• _WHAT IS EXPECTED_
Lines from the one containing "Let X(s, c)" through the last line of the data below are to be returned exactly; leave out the rest.

---+---

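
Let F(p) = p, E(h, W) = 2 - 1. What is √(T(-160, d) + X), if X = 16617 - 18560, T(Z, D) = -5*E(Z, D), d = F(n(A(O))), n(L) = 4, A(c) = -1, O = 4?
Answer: 2*I*√487 ≈ 44.136*I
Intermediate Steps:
E(h, W) = 1
d = 4
T(Z, D) = -5 (T(Z, D) = -5*1 = -5)
X = -1943
√(T(-160, d) + X) = √(-5 - 1943) = √(-1948) = 2*I*√487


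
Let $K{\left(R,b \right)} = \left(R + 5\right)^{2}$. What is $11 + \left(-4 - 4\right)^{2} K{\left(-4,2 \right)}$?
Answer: $75$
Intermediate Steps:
$K{\left(R,b \right)} = \left(5 + R\right)^{2}$
$11 + \left(-4 - 4\right)^{2} K{\left(-4,2 \right)} = 11 + \left(-4 - 4\right)^{2} \left(5 - 4\right)^{2} = 11 + \left(-8\right)^{2} \cdot 1^{2} = 11 + 64 \cdot 1 = 11 + 64 = 75$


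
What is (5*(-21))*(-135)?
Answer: 14175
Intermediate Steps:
(5*(-21))*(-135) = -105*(-135) = 14175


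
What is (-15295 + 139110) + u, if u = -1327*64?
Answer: 38887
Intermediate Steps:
u = -84928
(-15295 + 139110) + u = (-15295 + 139110) - 84928 = 123815 - 84928 = 38887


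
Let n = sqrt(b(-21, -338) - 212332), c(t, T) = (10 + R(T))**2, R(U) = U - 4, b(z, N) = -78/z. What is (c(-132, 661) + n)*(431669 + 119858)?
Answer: 245368295503 + 551527*I*sqrt(10404086)/7 ≈ 2.4537e+11 + 2.5414e+8*I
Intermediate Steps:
R(U) = -4 + U
c(t, T) = (6 + T)**2 (c(t, T) = (10 + (-4 + T))**2 = (6 + T)**2)
n = I*sqrt(10404086)/7 (n = sqrt(-78/(-21) - 212332) = sqrt(-78*(-1/21) - 212332) = sqrt(26/7 - 212332) = sqrt(-1486298/7) = I*sqrt(10404086)/7 ≈ 460.79*I)
(c(-132, 661) + n)*(431669 + 119858) = ((6 + 661)**2 + I*sqrt(10404086)/7)*(431669 + 119858) = (667**2 + I*sqrt(10404086)/7)*551527 = (444889 + I*sqrt(10404086)/7)*551527 = 245368295503 + 551527*I*sqrt(10404086)/7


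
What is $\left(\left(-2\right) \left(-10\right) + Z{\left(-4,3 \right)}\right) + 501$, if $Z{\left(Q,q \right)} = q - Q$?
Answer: $528$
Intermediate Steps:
$\left(\left(-2\right) \left(-10\right) + Z{\left(-4,3 \right)}\right) + 501 = \left(\left(-2\right) \left(-10\right) + \left(3 - -4\right)\right) + 501 = \left(20 + \left(3 + 4\right)\right) + 501 = \left(20 + 7\right) + 501 = 27 + 501 = 528$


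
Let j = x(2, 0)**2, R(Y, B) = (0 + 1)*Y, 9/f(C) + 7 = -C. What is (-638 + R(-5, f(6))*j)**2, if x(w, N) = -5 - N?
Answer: 582169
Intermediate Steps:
f(C) = 9/(-7 - C)
R(Y, B) = Y (R(Y, B) = 1*Y = Y)
j = 25 (j = (-5 - 1*0)**2 = (-5 + 0)**2 = (-5)**2 = 25)
(-638 + R(-5, f(6))*j)**2 = (-638 - 5*25)**2 = (-638 - 125)**2 = (-763)**2 = 582169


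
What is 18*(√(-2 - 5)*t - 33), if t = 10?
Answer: -594 + 180*I*√7 ≈ -594.0 + 476.24*I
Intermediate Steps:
18*(√(-2 - 5)*t - 33) = 18*(√(-2 - 5)*10 - 33) = 18*(√(-7)*10 - 33) = 18*((I*√7)*10 - 33) = 18*(10*I*√7 - 33) = 18*(-33 + 10*I*√7) = -594 + 180*I*√7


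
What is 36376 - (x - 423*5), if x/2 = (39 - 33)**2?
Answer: 38419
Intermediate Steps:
x = 72 (x = 2*(39 - 33)**2 = 2*6**2 = 2*36 = 72)
36376 - (x - 423*5) = 36376 - (72 - 423*5) = 36376 - (72 - 1*2115) = 36376 - (72 - 2115) = 36376 - 1*(-2043) = 36376 + 2043 = 38419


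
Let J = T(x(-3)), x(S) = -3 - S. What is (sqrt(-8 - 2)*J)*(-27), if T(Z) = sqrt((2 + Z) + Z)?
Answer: -54*I*sqrt(5) ≈ -120.75*I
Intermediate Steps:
T(Z) = sqrt(2 + 2*Z)
J = sqrt(2) (J = sqrt(2 + 2*(-3 - 1*(-3))) = sqrt(2 + 2*(-3 + 3)) = sqrt(2 + 2*0) = sqrt(2 + 0) = sqrt(2) ≈ 1.4142)
(sqrt(-8 - 2)*J)*(-27) = (sqrt(-8 - 2)*sqrt(2))*(-27) = (sqrt(-10)*sqrt(2))*(-27) = ((I*sqrt(10))*sqrt(2))*(-27) = (2*I*sqrt(5))*(-27) = -54*I*sqrt(5)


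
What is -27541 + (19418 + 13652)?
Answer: 5529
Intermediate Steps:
-27541 + (19418 + 13652) = -27541 + 33070 = 5529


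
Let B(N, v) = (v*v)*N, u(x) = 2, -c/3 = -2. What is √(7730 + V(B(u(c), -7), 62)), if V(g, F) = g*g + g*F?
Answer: √23410 ≈ 153.00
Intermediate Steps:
c = 6 (c = -3*(-2) = 6)
B(N, v) = N*v² (B(N, v) = v²*N = N*v²)
V(g, F) = g² + F*g
√(7730 + V(B(u(c), -7), 62)) = √(7730 + (2*(-7)²)*(62 + 2*(-7)²)) = √(7730 + (2*49)*(62 + 2*49)) = √(7730 + 98*(62 + 98)) = √(7730 + 98*160) = √(7730 + 15680) = √23410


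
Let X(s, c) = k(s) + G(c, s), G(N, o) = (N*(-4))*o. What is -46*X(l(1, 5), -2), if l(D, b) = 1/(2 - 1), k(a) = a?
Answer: -414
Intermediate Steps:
l(D, b) = 1 (l(D, b) = 1/1 = 1)
G(N, o) = -4*N*o (G(N, o) = (-4*N)*o = -4*N*o)
X(s, c) = s - 4*c*s
-46*X(l(1, 5), -2) = -46*(1 - 4*(-2)) = -46*(1 + 8) = -46*9 = -414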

---+---

• _YOUR RESPONSE_
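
Let X(s, c) = k(s) + G(c, s), G(N, o) = (N*(-4))*o. What is -46*X(l(1, 5), -2), if l(D, b) = 1/(2 - 1), k(a) = a?
Answer: -414
Intermediate Steps:
l(D, b) = 1 (l(D, b) = 1/1 = 1)
G(N, o) = -4*N*o (G(N, o) = (-4*N)*o = -4*N*o)
X(s, c) = s - 4*c*s
-46*X(l(1, 5), -2) = -46*(1 - 4*(-2)) = -46*(1 + 8) = -46*9 = -414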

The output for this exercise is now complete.